- [REQUIRED WORK]
Exactly reproduce each record listed below.

(Saved data entries)
== Segment start ==
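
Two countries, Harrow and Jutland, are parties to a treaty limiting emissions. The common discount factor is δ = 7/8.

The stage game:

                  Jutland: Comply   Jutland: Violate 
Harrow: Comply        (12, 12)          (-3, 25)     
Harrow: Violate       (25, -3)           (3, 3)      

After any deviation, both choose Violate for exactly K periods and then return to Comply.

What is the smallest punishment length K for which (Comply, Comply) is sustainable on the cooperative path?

2

Need Σ_{k=1}^{K} δ^k ≥ (25−12)/(12−3) = 1.4444 at δ = 7/8.
At K = 1 the sum is 0.8750 < 1.4444; at K = 2 it is 1.6406 ≥ 1.4444.
So the minimum punishment length is K = 2.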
== Segment end ==
- [ANSWER TO THIS TASK]
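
Two countries, Harrow and Jutland, are parties to a treaty limiting emissions. The common discount factor is δ = 7/8.

The stage game:

                  Jutland: Comply   Jutland: Violate 
Harrow: Comply        (12, 12)          (-3, 25)     
Harrow: Violate       (25, -3)           (3, 3)      

After any deviation, both choose Violate for exactly K periods and then return to Comply.

What is the smallest punishment length K for which (Comply, Comply) is sustainable on the cooperative path?

2

Need Σ_{k=1}^{K} δ^k ≥ (25−12)/(12−3) = 1.4444 at δ = 7/8.
At K = 1 the sum is 0.8750 < 1.4444; at K = 2 it is 1.6406 ≥ 1.4444.
So the minimum punishment length is K = 2.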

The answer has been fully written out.